[Stored data]

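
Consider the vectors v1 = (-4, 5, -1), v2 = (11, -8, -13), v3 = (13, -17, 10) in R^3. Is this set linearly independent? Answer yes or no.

yes

Form the matrix with these vectors as rows and row reduce.
R2 ← R2 + (11/4)·R1: [0, 23/4, -63/4]
R3 ← R3 + (13/4)·R1: [0, -3/4, 27/4]
R3 ← R3 + (3/23)·R2: [0, 0, 108/23]
3 nonzero rows, so the 3 vectors span a space of dimension 3.
Since 3 = 3, the vectors are linearly independent.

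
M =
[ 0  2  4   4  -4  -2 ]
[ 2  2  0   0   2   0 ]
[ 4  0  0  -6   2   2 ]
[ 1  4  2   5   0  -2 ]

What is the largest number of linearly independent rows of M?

Row reduce to echelon form.
Swap R1 ↔ R2
R3 ← R3 − (2)·R1: [0, -4, 0, -6, -2, 2]
R4 ← R4 − (1/2)·R1: [0, 3, 2, 5, -1, -2]
R3 ← R3 + (2)·R2: [0, 0, 8, 2, -10, -2]
R4 ← R4 − (3/2)·R2: [0, 0, -4, -1, 5, 1]
R4 ← R4 + (1/2)·R3: [0, 0, 0, 0, 0, 0]
Echelon form has 3 nonzero rows, so rank(M) = 3.
The rank gives the maximum number of linearly independent rows: 3.

3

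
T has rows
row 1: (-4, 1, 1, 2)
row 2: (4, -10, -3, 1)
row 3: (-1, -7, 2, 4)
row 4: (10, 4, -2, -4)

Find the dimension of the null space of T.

0

Row reduce to echelon form.
R2 ← R2 + R1: [0, -9, -2, 3]
R3 ← R3 − (1/4)·R1: [0, -29/4, 7/4, 7/2]
R4 ← R4 + (5/2)·R1: [0, 13/2, 1/2, 1]
R3 ← R3 − (29/36)·R2: [0, 0, 121/36, 13/12]
R4 ← R4 + (13/18)·R2: [0, 0, -17/18, 19/6]
R4 ← R4 + (34/121)·R3: [0, 0, 0, 420/121]
4 nonzero rows, so rank(T) = 4.
T has 4 columns; by rank–nullity, nullity = 4 − 4 = 0.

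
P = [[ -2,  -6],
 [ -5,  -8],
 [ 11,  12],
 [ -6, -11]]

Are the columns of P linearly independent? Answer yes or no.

Row reduce P to echelon form.
R2 ← R2 − (5/2)·R1: [0, 7]
R3 ← R3 + (11/2)·R1: [0, -21]
R4 ← R4 − (3)·R1: [0, 7]
R3 ← R3 + (3)·R2: [0, 0]
R4 ← R4 − R2: [0, 0]
2 pivots among 2 columns.
Every column is a pivot column, so the columns are linearly independent.

yes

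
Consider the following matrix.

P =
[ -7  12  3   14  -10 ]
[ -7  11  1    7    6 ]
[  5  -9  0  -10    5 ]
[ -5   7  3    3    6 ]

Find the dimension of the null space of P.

Row reduce to echelon form.
R2 ← R2 − R1: [0, -1, -2, -7, 16]
R3 ← R3 + (5/7)·R1: [0, -3/7, 15/7, 0, -15/7]
R4 ← R4 − (5/7)·R1: [0, -11/7, 6/7, -7, 92/7]
R3 ← R3 − (3/7)·R2: [0, 0, 3, 3, -9]
R4 ← R4 − (11/7)·R2: [0, 0, 4, 4, -12]
R4 ← R4 − (4/3)·R3: [0, 0, 0, 0, 0]
3 nonzero rows, so rank(P) = 3.
P has 5 columns; by rank–nullity, nullity = 5 − 3 = 2.

2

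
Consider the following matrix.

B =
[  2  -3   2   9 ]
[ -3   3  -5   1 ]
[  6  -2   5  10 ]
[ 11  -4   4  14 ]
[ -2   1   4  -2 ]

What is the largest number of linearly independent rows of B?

4

Row reduce to echelon form.
R2 ← R2 + (3/2)·R1: [0, -3/2, -2, 29/2]
R3 ← R3 − (3)·R1: [0, 7, -1, -17]
R4 ← R4 − (11/2)·R1: [0, 25/2, -7, -71/2]
R5 ← R5 + R1: [0, -2, 6, 7]
R3 ← R3 + (14/3)·R2: [0, 0, -31/3, 152/3]
R4 ← R4 + (25/3)·R2: [0, 0, -71/3, 256/3]
R5 ← R5 − (4/3)·R2: [0, 0, 26/3, -37/3]
R4 ← R4 − (71/31)·R3: [0, 0, 0, -952/31]
R5 ← R5 + (26/31)·R3: [0, 0, 0, 935/31]
R5 ← R5 + (55/56)·R4: [0, 0, 0, 0]
Echelon form has 4 nonzero rows, so rank(B) = 4.
The rank gives the maximum number of linearly independent rows: 4.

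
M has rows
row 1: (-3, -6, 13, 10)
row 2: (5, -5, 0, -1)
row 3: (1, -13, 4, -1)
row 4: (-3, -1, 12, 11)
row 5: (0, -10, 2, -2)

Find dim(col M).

3

Row reduce to echelon form.
R2 ← R2 + (5/3)·R1: [0, -15, 65/3, 47/3]
R3 ← R3 + (1/3)·R1: [0, -15, 25/3, 7/3]
R4 ← R4 − R1: [0, 5, -1, 1]
R3 ← R3 − R2: [0, 0, -40/3, -40/3]
R4 ← R4 + (1/3)·R2: [0, 0, 56/9, 56/9]
R5 ← R5 − (2/3)·R2: [0, 0, -112/9, -112/9]
R4 ← R4 + (7/15)·R3: [0, 0, 0, 0]
R5 ← R5 − (14/15)·R3: [0, 0, 0, 0]
Echelon form has 3 nonzero rows, so rank(M) = 3.
The column space has dimension equal to the rank: 3.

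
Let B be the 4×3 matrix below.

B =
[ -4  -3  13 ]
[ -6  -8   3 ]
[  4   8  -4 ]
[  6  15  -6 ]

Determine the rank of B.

3

Row reduce to echelon form.
R2 ← R2 − (3/2)·R1: [0, -7/2, -33/2]
R3 ← R3 + R1: [0, 5, 9]
R4 ← R4 + (3/2)·R1: [0, 21/2, 27/2]
R3 ← R3 + (10/7)·R2: [0, 0, -102/7]
R4 ← R4 + (3)·R2: [0, 0, -36]
R4 ← R4 − (42/17)·R3: [0, 0, 0]
Echelon form has 3 nonzero rows, so rank(B) = 3.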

▶ **YOUR OBJECTIVE**: Scan the entries above for the line containing "row 1: (-3, -6, 13, 10)", and copy it and all lines after it exactly, down to and including the line containing "row 5: (0, -10, 2, -2)".

▶ **YOUR RESPONSE**:
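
row 1: (-3, -6, 13, 10)
row 2: (5, -5, 0, -1)
row 3: (1, -13, 4, -1)
row 4: (-3, -1, 12, 11)
row 5: (0, -10, 2, -2)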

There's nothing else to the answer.